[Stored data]
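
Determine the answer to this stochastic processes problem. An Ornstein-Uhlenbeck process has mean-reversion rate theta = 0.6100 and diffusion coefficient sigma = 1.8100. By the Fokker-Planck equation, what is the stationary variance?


Stationary variance = sigma^2 / (2*theta)
= 1.8100^2 / (2*0.6100)
= 3.2761 / 1.2200
= 2.6853

2.6853


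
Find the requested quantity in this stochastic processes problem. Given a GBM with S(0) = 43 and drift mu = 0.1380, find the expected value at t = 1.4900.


E[S(t)] = S(0) * exp(mu * t)
= 43 * exp(0.1380 * 1.4900)
= 43 * 1.2283
= 52.8163

52.8163


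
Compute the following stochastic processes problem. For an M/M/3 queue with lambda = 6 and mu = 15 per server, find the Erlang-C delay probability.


a = lambda/mu = 0.4000
rho = a/c = 0.1333
Erlang-C formula applied:
C(c,a) = 0.0082

0.0082


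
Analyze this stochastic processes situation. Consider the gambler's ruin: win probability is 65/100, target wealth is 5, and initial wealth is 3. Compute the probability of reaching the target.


Gambler's ruin formula:
r = q/p = 0.3500/0.6500 = 0.5385
P(win) = (1 - r^i)/(1 - r^N)
= (1 - 0.5385^3)/(1 - 0.5385^5)
= 0.8839

0.8839


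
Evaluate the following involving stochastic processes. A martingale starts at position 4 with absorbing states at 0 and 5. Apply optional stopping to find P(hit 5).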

• What this task involves:
Only an exact transcription of all the records above counts as an answer.

• Solved problem:
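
Determine the answer to this stochastic processes problem. An Ornstein-Uhlenbeck process has mean-reversion rate theta = 0.6100 and diffusion coefficient sigma = 1.8100. By the Fokker-Planck equation, what is the stationary variance?


Stationary variance = sigma^2 / (2*theta)
= 1.8100^2 / (2*0.6100)
= 3.2761 / 1.2200
= 2.6853

2.6853


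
Find the requested quantity in this stochastic processes problem. Given a GBM with S(0) = 43 and drift mu = 0.1380, find the expected value at t = 1.4900.


E[S(t)] = S(0) * exp(mu * t)
= 43 * exp(0.1380 * 1.4900)
= 43 * 1.2283
= 52.8163

52.8163


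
Compute the following stochastic processes problem. For an M/M/3 queue with lambda = 6 and mu = 15 per server, find the Erlang-C delay probability.


a = lambda/mu = 0.4000
rho = a/c = 0.1333
Erlang-C formula applied:
C(c,a) = 0.0082

0.0082


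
Analyze this stochastic processes situation. Consider the gambler's ruin: win probability is 65/100, target wealth is 5, and initial wealth is 3. Compute the probability of reaching the target.


Gambler's ruin formula:
r = q/p = 0.3500/0.6500 = 0.5385
P(win) = (1 - r^i)/(1 - r^N)
= (1 - 0.5385^3)/(1 - 0.5385^5)
= 0.8839

0.8839


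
Evaluate the following involving stochastic processes. A martingale starts at position 4 with absorbing states at 0 and 5. Apply optional stopping to find P(hit 5).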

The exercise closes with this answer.